Retype the entries in full.
——————————
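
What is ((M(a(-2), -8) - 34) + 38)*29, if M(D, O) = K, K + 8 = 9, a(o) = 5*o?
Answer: 145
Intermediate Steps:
K = 1 (K = -8 + 9 = 1)
M(D, O) = 1
((M(a(-2), -8) - 34) + 38)*29 = ((1 - 34) + 38)*29 = (-33 + 38)*29 = 5*29 = 145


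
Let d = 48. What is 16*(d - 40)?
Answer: 128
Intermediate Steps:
16*(d - 40) = 16*(48 - 40) = 16*8 = 128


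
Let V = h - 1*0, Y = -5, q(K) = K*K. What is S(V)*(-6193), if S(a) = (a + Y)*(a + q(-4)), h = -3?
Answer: 644072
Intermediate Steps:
q(K) = K**2
V = -3 (V = -3 - 1*0 = -3 + 0 = -3)
S(a) = (-5 + a)*(16 + a) (S(a) = (a - 5)*(a + (-4)**2) = (-5 + a)*(a + 16) = (-5 + a)*(16 + a))
S(V)*(-6193) = (-80 + (-3)**2 + 11*(-3))*(-6193) = (-80 + 9 - 33)*(-6193) = -104*(-6193) = 644072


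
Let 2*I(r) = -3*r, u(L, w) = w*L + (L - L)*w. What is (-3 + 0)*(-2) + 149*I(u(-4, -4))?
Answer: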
——————————
● **EXERCISE OUTPUT**:
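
What is ((M(a(-2), -8) - 34) + 38)*29, if M(D, O) = K, K + 8 = 9, a(o) = 5*o?
Answer: 145
Intermediate Steps:
K = 1 (K = -8 + 9 = 1)
M(D, O) = 1
((M(a(-2), -8) - 34) + 38)*29 = ((1 - 34) + 38)*29 = (-33 + 38)*29 = 5*29 = 145


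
Let d = 48. What is 16*(d - 40)?
Answer: 128
Intermediate Steps:
16*(d - 40) = 16*(48 - 40) = 16*8 = 128


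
Let V = h - 1*0, Y = -5, q(K) = K*K. What is S(V)*(-6193), if S(a) = (a + Y)*(a + q(-4)), h = -3?
Answer: 644072
Intermediate Steps:
q(K) = K**2
V = -3 (V = -3 - 1*0 = -3 + 0 = -3)
S(a) = (-5 + a)*(16 + a) (S(a) = (a - 5)*(a + (-4)**2) = (-5 + a)*(a + 16) = (-5 + a)*(16 + a))
S(V)*(-6193) = (-80 + (-3)**2 + 11*(-3))*(-6193) = (-80 + 9 - 33)*(-6193) = -104*(-6193) = 644072


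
Let 2*I(r) = -3*r, u(L, w) = w*L + (L - L)*w. What is (-3 + 0)*(-2) + 149*I(u(-4, -4))?
Answer: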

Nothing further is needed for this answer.